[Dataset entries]
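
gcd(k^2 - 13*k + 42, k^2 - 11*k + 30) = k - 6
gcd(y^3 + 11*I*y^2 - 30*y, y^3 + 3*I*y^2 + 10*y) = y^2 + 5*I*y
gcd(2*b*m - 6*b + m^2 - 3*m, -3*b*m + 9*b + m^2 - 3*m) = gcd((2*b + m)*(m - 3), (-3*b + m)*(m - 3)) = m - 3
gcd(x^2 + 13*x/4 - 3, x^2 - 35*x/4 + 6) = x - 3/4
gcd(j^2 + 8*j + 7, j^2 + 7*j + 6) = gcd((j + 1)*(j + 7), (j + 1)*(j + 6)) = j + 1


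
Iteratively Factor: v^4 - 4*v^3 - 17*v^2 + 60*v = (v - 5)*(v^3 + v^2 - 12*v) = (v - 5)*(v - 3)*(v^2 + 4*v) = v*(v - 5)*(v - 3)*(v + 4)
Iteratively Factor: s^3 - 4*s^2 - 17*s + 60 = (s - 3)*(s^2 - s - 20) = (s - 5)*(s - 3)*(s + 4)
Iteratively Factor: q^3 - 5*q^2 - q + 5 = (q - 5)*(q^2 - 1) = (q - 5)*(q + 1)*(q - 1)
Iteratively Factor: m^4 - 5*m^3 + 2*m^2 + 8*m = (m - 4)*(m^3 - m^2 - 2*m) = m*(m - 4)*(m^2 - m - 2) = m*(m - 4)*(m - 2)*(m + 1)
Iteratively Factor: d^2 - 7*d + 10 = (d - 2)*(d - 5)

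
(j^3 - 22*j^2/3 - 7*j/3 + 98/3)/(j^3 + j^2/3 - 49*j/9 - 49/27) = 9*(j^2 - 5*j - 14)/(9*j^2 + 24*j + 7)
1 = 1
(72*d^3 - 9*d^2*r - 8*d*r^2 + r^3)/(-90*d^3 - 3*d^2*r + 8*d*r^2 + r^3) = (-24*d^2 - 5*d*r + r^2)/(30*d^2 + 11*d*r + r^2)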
...
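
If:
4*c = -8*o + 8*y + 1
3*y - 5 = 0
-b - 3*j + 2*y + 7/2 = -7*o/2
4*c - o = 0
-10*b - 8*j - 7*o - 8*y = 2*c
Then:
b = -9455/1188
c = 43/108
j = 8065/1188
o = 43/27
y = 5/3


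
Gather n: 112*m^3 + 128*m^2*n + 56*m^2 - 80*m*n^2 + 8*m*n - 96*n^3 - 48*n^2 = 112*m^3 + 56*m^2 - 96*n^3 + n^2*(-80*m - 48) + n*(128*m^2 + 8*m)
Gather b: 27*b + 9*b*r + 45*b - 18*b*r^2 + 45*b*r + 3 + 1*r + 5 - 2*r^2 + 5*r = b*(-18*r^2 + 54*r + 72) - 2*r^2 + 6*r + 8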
--
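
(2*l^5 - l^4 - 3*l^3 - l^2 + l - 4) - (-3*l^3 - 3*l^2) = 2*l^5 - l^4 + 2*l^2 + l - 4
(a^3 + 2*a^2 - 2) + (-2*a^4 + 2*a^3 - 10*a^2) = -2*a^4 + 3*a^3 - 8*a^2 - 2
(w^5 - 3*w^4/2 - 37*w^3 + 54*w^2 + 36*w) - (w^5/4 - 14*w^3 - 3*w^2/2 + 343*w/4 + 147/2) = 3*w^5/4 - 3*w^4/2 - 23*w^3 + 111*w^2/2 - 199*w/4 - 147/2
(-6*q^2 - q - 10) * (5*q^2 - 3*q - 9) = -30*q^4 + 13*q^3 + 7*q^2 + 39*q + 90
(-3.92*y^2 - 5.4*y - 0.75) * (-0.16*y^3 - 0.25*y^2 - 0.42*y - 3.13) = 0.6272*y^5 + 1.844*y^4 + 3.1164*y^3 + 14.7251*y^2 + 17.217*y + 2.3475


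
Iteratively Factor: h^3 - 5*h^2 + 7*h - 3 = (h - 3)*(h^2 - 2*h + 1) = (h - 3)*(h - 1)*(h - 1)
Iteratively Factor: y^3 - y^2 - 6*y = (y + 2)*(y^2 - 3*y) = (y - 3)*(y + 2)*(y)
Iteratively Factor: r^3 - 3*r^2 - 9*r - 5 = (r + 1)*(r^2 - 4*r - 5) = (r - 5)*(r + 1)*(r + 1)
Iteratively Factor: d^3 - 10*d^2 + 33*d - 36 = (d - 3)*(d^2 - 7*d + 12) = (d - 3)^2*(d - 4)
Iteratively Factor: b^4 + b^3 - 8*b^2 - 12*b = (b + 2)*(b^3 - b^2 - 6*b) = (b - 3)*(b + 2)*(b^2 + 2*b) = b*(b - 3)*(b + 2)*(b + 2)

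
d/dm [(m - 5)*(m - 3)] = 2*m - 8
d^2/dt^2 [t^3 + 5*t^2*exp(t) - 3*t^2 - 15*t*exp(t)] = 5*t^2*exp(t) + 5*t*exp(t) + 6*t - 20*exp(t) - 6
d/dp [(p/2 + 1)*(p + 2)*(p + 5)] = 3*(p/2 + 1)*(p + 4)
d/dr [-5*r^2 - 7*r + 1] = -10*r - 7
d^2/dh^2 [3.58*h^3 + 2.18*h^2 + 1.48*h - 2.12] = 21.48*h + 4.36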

**Your instructions**: Search the data above for "Iteratively" and copy every line where it turns up.

**Your response**:
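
Iteratively Factor: v^4 - 4*v^3 - 17*v^2 + 60*v = (v - 5)*(v^3 + v^2 - 12*v) = (v - 5)*(v - 3)*(v^2 + 4*v) = v*(v - 5)*(v - 3)*(v + 4)
Iteratively Factor: s^3 - 4*s^2 - 17*s + 60 = (s - 3)*(s^2 - s - 20) = (s - 5)*(s - 3)*(s + 4)
Iteratively Factor: q^3 - 5*q^2 - q + 5 = (q - 5)*(q^2 - 1) = (q - 5)*(q + 1)*(q - 1)
Iteratively Factor: m^4 - 5*m^3 + 2*m^2 + 8*m = (m - 4)*(m^3 - m^2 - 2*m) = m*(m - 4)*(m^2 - m - 2) = m*(m - 4)*(m - 2)*(m + 1)
Iteratively Factor: d^2 - 7*d + 10 = (d - 2)*(d - 5)
Iteratively Factor: h^3 - 5*h^2 + 7*h - 3 = (h - 3)*(h^2 - 2*h + 1) = (h - 3)*(h - 1)*(h - 1)
Iteratively Factor: y^3 - y^2 - 6*y = (y + 2)*(y^2 - 3*y) = (y - 3)*(y + 2)*(y)
Iteratively Factor: r^3 - 3*r^2 - 9*r - 5 = (r + 1)*(r^2 - 4*r - 5) = (r - 5)*(r + 1)*(r + 1)
Iteratively Factor: d^3 - 10*d^2 + 33*d - 36 = (d - 3)*(d^2 - 7*d + 12) = (d - 3)^2*(d - 4)
Iteratively Factor: b^4 + b^3 - 8*b^2 - 12*b = (b + 2)*(b^3 - b^2 - 6*b) = (b - 3)*(b + 2)*(b^2 + 2*b) = b*(b - 3)*(b + 2)*(b + 2)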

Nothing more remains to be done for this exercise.